THE RECORDS START
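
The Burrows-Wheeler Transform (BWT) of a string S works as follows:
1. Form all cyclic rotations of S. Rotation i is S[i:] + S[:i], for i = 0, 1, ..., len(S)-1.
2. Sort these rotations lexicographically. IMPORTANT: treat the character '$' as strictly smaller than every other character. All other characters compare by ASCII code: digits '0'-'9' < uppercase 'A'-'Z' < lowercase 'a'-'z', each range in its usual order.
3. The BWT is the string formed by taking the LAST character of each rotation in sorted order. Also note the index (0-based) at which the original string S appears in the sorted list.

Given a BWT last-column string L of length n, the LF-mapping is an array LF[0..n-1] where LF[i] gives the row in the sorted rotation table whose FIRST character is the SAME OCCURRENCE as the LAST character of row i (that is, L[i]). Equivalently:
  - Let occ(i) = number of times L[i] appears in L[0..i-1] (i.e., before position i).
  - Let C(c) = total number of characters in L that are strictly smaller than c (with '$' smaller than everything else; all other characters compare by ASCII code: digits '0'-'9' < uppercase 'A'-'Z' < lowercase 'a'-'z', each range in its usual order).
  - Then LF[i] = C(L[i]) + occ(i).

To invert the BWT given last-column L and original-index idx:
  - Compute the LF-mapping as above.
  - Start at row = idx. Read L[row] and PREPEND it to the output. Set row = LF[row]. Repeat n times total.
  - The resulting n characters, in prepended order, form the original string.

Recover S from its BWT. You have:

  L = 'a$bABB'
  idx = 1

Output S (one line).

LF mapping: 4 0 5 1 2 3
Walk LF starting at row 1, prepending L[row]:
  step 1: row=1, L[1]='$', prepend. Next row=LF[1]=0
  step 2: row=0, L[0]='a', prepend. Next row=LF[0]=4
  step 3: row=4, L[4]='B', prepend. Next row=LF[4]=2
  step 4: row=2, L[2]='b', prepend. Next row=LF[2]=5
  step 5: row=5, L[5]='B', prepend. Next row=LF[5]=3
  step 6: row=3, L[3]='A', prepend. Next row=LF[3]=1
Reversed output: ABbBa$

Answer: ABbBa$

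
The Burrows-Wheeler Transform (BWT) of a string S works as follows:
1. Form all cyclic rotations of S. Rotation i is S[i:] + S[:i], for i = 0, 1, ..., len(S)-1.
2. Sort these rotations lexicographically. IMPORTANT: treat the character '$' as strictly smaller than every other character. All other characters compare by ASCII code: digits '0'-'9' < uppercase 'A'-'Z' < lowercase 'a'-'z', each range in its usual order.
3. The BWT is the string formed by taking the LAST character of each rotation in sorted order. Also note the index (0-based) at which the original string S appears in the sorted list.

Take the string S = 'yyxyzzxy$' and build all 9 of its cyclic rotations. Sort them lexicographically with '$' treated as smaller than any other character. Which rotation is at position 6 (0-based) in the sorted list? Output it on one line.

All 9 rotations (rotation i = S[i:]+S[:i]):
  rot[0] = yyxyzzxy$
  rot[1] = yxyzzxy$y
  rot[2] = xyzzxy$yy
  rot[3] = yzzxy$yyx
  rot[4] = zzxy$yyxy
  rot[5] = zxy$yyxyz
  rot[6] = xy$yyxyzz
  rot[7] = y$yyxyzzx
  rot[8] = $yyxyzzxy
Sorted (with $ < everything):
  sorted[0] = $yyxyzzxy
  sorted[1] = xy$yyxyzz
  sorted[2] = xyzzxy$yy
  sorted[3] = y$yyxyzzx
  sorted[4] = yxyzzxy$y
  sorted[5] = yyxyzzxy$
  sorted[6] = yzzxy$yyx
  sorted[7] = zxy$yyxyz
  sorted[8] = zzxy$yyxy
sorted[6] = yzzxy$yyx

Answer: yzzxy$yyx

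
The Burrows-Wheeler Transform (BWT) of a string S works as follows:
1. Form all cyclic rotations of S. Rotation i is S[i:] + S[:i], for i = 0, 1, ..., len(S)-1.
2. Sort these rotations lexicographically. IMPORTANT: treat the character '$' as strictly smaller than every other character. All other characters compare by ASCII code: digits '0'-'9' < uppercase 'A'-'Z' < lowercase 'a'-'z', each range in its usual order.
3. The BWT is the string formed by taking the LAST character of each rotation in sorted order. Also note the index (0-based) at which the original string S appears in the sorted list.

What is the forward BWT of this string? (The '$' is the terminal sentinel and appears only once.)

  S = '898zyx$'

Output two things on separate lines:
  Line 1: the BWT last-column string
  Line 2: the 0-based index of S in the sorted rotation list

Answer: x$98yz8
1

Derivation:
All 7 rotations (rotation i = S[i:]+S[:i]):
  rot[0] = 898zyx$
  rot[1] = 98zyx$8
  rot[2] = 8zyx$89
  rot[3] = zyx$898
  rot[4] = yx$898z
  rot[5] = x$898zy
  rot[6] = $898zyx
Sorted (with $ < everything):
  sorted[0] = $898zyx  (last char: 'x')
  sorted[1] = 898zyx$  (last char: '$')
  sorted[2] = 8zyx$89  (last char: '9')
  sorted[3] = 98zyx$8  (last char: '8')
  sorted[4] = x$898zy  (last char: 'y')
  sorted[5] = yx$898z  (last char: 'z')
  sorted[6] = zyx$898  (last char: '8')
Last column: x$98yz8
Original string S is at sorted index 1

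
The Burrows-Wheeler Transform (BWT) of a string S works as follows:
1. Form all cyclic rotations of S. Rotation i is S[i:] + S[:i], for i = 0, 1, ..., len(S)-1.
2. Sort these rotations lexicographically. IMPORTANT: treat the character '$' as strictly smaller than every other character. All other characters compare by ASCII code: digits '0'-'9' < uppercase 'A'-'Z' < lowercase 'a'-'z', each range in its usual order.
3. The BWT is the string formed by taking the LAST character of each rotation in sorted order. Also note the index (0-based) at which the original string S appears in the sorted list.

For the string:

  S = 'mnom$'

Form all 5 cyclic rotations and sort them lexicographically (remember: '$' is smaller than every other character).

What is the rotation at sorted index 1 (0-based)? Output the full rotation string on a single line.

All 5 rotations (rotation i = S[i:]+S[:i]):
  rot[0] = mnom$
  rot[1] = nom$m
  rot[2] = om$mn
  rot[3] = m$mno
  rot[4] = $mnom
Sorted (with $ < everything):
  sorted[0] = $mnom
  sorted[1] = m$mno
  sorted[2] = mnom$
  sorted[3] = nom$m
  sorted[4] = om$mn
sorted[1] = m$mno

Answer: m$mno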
THE RECORDS END
THE RECORDS START
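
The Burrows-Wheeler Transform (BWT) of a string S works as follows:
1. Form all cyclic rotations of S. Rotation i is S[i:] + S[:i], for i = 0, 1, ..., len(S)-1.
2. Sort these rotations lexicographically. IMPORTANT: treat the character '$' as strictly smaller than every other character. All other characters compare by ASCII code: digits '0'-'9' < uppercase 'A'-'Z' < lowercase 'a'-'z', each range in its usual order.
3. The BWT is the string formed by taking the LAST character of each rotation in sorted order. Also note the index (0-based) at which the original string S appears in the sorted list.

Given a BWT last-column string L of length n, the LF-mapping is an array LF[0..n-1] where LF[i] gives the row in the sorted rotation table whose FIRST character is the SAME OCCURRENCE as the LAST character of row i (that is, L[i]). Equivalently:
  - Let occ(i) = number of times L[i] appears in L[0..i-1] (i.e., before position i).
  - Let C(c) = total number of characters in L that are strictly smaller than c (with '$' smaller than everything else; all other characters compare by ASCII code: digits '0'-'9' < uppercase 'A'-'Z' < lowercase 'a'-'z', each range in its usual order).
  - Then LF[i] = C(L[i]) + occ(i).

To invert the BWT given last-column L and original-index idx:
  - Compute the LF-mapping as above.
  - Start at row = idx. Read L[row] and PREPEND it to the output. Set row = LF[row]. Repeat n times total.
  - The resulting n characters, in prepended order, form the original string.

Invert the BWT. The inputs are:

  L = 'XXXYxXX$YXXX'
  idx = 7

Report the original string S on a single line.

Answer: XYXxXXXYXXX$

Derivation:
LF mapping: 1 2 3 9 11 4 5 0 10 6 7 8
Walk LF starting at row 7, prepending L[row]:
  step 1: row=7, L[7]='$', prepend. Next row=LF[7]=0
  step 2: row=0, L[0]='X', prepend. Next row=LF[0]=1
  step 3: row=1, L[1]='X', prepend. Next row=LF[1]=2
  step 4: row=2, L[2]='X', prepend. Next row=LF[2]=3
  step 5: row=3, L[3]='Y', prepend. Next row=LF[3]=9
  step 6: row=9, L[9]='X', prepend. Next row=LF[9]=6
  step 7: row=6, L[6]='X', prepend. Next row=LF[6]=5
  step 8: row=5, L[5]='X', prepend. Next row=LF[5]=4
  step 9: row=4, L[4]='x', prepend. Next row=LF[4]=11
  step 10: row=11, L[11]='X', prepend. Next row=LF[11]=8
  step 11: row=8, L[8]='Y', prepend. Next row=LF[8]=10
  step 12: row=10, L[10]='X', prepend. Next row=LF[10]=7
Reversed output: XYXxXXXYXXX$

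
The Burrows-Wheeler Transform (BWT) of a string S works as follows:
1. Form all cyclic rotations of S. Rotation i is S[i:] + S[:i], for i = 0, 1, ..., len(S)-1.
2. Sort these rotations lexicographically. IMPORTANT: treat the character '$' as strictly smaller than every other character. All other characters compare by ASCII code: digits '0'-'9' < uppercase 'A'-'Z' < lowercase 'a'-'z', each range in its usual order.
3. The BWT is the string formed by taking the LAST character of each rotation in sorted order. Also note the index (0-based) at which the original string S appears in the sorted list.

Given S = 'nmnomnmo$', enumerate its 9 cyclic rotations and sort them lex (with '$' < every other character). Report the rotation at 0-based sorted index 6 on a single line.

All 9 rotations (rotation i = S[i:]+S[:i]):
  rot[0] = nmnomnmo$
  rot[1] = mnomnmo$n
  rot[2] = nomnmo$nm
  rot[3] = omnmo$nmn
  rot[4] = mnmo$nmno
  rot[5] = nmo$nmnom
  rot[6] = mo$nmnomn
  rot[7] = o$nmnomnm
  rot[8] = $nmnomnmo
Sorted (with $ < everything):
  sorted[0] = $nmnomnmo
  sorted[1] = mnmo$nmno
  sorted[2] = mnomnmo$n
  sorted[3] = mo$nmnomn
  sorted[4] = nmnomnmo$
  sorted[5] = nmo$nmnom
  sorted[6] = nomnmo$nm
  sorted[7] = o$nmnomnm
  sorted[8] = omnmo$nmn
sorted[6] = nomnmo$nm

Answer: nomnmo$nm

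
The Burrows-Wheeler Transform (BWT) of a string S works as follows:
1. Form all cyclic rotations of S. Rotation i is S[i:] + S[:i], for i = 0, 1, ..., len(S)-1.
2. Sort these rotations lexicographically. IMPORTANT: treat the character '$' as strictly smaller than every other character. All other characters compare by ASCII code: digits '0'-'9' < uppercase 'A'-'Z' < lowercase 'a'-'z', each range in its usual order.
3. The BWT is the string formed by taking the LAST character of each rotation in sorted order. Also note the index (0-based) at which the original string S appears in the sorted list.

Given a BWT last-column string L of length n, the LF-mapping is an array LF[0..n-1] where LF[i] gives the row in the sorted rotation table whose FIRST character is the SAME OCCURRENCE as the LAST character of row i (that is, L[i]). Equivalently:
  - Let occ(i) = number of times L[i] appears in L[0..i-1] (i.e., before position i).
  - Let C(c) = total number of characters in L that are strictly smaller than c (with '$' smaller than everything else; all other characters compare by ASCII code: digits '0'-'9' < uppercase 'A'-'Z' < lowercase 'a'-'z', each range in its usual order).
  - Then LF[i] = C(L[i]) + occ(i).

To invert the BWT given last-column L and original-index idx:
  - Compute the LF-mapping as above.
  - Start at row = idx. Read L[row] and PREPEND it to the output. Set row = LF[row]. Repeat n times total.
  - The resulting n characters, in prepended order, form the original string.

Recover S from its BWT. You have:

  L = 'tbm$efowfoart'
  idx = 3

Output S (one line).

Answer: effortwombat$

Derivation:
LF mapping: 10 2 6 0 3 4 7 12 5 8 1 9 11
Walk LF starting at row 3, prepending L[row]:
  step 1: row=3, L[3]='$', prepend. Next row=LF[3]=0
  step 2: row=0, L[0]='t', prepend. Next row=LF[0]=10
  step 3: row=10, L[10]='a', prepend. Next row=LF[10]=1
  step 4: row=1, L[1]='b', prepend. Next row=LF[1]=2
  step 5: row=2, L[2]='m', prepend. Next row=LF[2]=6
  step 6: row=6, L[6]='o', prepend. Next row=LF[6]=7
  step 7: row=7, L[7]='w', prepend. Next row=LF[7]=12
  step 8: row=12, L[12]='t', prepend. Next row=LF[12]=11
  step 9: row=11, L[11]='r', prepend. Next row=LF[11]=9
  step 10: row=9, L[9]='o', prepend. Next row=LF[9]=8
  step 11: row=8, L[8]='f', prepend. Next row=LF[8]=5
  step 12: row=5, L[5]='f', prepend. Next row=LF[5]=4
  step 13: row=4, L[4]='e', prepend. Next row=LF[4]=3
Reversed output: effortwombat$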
THE RECORDS END
THE RECORDS START
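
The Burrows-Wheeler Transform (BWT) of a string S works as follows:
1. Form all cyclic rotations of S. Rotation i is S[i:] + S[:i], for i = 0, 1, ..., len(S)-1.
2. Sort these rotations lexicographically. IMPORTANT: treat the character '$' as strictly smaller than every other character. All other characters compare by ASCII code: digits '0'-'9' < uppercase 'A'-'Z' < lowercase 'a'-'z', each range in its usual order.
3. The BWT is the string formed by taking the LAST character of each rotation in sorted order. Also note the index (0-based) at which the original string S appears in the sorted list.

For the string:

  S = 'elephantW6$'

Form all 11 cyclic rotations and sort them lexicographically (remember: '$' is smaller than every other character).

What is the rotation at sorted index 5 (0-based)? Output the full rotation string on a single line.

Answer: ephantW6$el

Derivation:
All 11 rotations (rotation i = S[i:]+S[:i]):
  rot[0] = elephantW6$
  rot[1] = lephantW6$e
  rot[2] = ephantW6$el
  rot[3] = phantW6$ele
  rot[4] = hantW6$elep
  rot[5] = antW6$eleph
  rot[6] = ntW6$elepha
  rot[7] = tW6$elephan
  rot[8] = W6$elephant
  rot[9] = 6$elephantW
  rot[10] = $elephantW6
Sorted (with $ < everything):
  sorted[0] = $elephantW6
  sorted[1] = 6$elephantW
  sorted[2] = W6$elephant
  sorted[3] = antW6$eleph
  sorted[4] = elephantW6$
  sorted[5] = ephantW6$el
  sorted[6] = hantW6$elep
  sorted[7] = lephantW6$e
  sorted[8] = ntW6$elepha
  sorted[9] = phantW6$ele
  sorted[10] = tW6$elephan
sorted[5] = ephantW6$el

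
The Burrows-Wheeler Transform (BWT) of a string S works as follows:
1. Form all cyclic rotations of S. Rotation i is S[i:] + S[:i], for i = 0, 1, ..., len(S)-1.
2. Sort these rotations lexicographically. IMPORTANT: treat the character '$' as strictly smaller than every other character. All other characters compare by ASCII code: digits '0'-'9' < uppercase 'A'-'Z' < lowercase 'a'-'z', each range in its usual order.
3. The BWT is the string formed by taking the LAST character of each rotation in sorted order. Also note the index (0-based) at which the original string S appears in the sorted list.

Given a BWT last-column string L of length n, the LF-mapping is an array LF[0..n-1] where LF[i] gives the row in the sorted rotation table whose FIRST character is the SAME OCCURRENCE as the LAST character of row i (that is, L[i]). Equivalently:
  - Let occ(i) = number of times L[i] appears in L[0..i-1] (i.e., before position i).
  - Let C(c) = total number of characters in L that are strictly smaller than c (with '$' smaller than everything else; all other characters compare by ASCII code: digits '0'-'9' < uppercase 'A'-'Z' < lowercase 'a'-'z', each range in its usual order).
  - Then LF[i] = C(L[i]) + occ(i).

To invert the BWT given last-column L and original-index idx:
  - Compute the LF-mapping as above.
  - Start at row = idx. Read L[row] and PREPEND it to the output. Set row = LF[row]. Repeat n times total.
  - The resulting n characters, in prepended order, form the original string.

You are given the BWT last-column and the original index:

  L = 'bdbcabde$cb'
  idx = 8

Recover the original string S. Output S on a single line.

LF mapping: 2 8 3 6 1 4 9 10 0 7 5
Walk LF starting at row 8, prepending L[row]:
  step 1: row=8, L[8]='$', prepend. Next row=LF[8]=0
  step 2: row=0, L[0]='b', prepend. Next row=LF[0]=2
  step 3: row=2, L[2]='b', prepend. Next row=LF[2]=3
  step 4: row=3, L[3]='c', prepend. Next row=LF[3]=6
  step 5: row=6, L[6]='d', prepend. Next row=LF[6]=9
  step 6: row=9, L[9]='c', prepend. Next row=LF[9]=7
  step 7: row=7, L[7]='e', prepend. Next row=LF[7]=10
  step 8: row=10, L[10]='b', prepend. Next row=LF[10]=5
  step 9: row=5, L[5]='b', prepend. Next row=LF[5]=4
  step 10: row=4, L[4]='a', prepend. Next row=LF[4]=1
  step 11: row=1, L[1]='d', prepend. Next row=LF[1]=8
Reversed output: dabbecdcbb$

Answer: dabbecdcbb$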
THE RECORDS END
#### YOUR OBJECTIVE:
Your answer should be one number, the count of lines in the entries holding the string "remember".

#### SOLVED EXERCISE:
2